-- DATA FOR THIS EXERCISE follows --

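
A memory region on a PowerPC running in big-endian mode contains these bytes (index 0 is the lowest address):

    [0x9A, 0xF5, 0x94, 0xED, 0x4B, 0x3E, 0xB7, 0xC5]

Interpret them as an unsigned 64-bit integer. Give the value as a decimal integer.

11165994598025574341

Big-endian stores the most-significant byte at the lowest address.
The bytes are already most-significant first: 0x9AF594ED4B3EB7C5.
0x9AF594ED4B3EB7C5 = 11165994598025574341.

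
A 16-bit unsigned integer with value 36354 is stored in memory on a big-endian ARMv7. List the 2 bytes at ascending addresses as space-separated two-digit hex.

36354 in hexadecimal, padded to 16 bits, is 0x8E02.
Split into bytes (most-significant first): 8E 02.
Big-endian stores the most-significant byte at the lowest address.
So the memory order matches the most-significant-first order: 8E 02.

8E 02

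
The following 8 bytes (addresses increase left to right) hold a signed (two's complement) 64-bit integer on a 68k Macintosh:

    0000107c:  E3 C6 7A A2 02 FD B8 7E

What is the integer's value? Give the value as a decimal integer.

Big-endian stores the most-significant byte at the lowest address.
The bytes are already most-significant first: 0xE3C67AA202FDB87E.
Top bit is set, so as a signed 64-bit value this is 0xE3C67AA202FDB87E − 2^64 = -2033803345457727362.

-2033803345457727362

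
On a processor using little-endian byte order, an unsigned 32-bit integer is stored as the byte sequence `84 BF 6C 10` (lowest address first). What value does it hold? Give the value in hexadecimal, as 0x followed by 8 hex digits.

Little-endian: lowest address holds the least-significant byte.
Reassemble most-significant byte first: 10 6C BF 84 → 0x106CBF84.

0x106CBF84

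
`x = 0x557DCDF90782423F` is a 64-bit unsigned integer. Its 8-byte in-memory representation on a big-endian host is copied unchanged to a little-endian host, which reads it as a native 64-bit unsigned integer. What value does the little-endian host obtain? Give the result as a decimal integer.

Stored big-endian, the bytes at ascending addresses are 55 7D CD F9 07 82 42 3F.
Read back as little-endian, the first byte is least significant, giving 0x3F428207F9CD7D55.
0x3F428207F9CD7D55 = 4558348743619738965.

4558348743619738965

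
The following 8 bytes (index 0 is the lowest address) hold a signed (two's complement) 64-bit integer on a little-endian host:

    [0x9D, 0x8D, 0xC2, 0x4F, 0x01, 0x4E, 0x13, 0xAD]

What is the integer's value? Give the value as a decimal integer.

-5975346513050432099

Little-endian: lowest address holds the least-significant byte.
Reassemble most-significant byte first: AD 13 4E 01 4F C2 8D 9D → 0xAD134E014FC28D9D.
Top bit is set, so as a signed 64-bit value this is 0xAD134E014FC28D9D − 2^64 = -5975346513050432099.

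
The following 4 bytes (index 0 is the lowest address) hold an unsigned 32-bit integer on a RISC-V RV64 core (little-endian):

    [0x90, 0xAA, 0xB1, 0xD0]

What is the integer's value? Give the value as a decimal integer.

3501304464

Little-endian: lowest address holds the least-significant byte.
Reassemble most-significant byte first: D0 B1 AA 90 → 0xD0B1AA90.
0xD0B1AA90 = 3501304464.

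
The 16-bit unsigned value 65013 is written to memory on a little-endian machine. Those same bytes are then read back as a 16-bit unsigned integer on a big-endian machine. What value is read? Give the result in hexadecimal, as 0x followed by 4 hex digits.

65013 in 16-bit hexadecimal is 0xFDF5.
Stored little-endian, the bytes at ascending addresses are F5 FD.
Read back as big-endian, the last byte is least significant, giving 0xF5FD.

0xF5FD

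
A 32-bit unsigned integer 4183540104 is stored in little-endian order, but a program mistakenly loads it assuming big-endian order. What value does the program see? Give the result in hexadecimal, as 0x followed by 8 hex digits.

0x88C15BF9

4183540104 in 32-bit hexadecimal is 0xF95BC188.
Stored little-endian, the bytes at ascending addresses are 88 C1 5B F9.
Read back as big-endian, the last byte is least significant, giving 0x88C15BF9.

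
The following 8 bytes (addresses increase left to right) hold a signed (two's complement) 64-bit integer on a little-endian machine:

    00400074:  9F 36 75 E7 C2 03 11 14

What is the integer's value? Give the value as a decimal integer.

In little-endian order the low byte comes first in memory.
Reassemble most-significant byte first: 14 11 03 C2 E7 75 36 9F → 0x141103C2E775369F.
0x141103C2E775369F = 1445941091004397215.

1445941091004397215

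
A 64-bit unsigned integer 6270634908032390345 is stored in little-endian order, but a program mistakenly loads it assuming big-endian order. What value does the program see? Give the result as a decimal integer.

6270634908032390345 in 64-bit hexadecimal is 0x5705C539C16F54C9.
Stored little-endian, the bytes at ascending addresses are C9 54 6F C1 39 C5 05 57.
Read back as big-endian, the last byte is least significant, giving 0xC9546FC139C50557.
0xC9546FC139C50557 = 14507343175355794775.

14507343175355794775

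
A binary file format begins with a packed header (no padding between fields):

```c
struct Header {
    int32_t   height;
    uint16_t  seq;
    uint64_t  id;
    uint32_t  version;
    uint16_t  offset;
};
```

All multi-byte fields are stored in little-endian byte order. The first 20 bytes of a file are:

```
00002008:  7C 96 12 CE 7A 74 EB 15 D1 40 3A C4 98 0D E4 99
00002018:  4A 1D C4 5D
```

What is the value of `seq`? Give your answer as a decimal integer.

`seq` follows `height` (4 bytes), so it starts at byte offset 4 and occupies 2 bytes.
Bytes at offsets 4..5: 7A 74.
In little-endian order the low byte comes first in memory.
Reassemble most-significant byte first: 74 7A → 0x747A.
0x747A = 29818.

29818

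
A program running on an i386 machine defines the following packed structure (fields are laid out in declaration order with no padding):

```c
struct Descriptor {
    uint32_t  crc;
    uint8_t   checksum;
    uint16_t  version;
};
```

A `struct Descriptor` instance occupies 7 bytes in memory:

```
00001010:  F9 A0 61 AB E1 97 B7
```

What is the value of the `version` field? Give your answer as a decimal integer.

46999

`version` follows `crc` (4 B), `checksum` (1 B), so it starts at offset 4 + 1 = 5 and occupies 2 bytes.
Bytes at offsets 5..6: 97 B7.
Little-endian stores the least-significant byte at the lowest address.
Reassemble most-significant byte first: B7 97 → 0xB797.
0xB797 = 46999.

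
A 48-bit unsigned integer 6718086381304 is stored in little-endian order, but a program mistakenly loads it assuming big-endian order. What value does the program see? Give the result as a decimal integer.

6718086381304 in 48-bit hexadecimal is 0x061C2D26FEF8.
Stored little-endian, the bytes at ascending addresses are F8 FE 26 2D 1C 06.
Read back as big-endian, the last byte is least significant, giving 0xF8FE262D1C06.
0xF8FE262D1C06 = 273770445872134.

273770445872134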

-- DATA FOR THIS EXERCISE concluded --

** PROBLEM DESCRIPTION **
Go through the entries above and say how many lines include the word "left". Give the number only.

** RESPONSE AREA **
2